EXERCISE INSTRUCTIONS -> Set down all of the entries precisely as they were written.

(Stored data entries)
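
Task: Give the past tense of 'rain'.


Apply rule: Add -ed. 'rain' becomes 'rained'.

rained


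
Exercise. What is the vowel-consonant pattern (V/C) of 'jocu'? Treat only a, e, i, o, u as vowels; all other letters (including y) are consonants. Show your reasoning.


Letter mapping: j = C, o = V, c = C, u = V.

CVCV


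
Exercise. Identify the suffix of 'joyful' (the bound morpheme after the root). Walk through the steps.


The word 'joyful' = 'joy' (root) + '-ful' (suffix). The suffix is '-ful'.

ful


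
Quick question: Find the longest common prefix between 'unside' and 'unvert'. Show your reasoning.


Compare from the start: 2 characters match: 'un'. Mismatch at position 3: 's' vs 'v'.

un


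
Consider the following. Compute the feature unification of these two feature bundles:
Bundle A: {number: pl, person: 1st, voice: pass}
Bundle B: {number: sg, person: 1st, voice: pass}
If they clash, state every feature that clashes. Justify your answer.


Compare features:
number: A=pl vs B=sg -> CLASH
person: A=1st vs B=1st -> unified: 1st
voice: A=pass vs B=pass -> unified: pass
Clash detected on feature 'number' (pl vs sg); unification fails.

CLASH on 'number' (pl vs sg)


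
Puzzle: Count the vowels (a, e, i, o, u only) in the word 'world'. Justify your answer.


Vowels in 'world': o = 1 vowels.

1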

ANSWER SECTION ->
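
Task: Give the past tense of 'rain'.


Apply rule: Add -ed. 'rain' becomes 'rained'.

rained


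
Exercise. What is the vowel-consonant pattern (V/C) of 'jocu'? Treat only a, e, i, o, u as vowels; all other letters (including y) are consonants. Show your reasoning.


Letter mapping: j = C, o = V, c = C, u = V.

CVCV


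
Exercise. Identify the suffix of 'joyful' (the bound morpheme after the root). Walk through the steps.


The word 'joyful' = 'joy' (root) + '-ful' (suffix). The suffix is '-ful'.

ful


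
Quick question: Find the longest common prefix between 'unside' and 'unvert'. Show your reasoning.


Compare from the start: 2 characters match: 'un'. Mismatch at position 3: 's' vs 'v'.

un


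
Consider the following. Compute the feature unification of these two feature bundles:
Bundle A: {number: pl, person: 1st, voice: pass}
Bundle B: {number: sg, person: 1st, voice: pass}
If they clash, state every feature that clashes. Justify your answer.


Compare features:
number: A=pl vs B=sg -> CLASH
person: A=1st vs B=1st -> unified: 1st
voice: A=pass vs B=pass -> unified: pass
Clash detected on feature 'number' (pl vs sg); unification fails.

CLASH on 'number' (pl vs sg)


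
Puzzle: Count the vowels (a, e, i, o, u only) in the word 'world'. Justify your answer.


Vowels in 'world': o = 1 vowels.

1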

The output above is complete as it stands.